**WORK INSTRUCTION**
Could you restate every line of the data word for word?

**Records excerpted from a collection**
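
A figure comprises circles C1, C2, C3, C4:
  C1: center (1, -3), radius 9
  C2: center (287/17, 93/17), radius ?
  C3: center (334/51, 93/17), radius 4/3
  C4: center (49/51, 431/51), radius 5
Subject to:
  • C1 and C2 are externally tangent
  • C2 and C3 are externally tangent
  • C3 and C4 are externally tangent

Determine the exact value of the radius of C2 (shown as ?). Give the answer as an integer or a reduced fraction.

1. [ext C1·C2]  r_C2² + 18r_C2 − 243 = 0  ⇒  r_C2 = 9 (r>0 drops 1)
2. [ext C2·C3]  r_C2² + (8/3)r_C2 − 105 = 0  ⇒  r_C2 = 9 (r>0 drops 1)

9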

**ANSWER FOR THIS EXERCISE**
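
A figure comprises circles C1, C2, C3, C4:
  C1: center (1, -3), radius 9
  C2: center (287/17, 93/17), radius ?
  C3: center (334/51, 93/17), radius 4/3
  C4: center (49/51, 431/51), radius 5
Subject to:
  • C1 and C2 are externally tangent
  • C2 and C3 are externally tangent
  • C3 and C4 are externally tangent

Determine the exact value of the radius of C2 (shown as ?). Give the answer as an integer or a reduced fraction.

1. [ext C1·C2]  r_C2² + 18r_C2 − 243 = 0  ⇒  r_C2 = 9 (r>0 drops 1)
2. [ext C2·C3]  r_C2² + (8/3)r_C2 − 105 = 0  ⇒  r_C2 = 9 (r>0 drops 1)

9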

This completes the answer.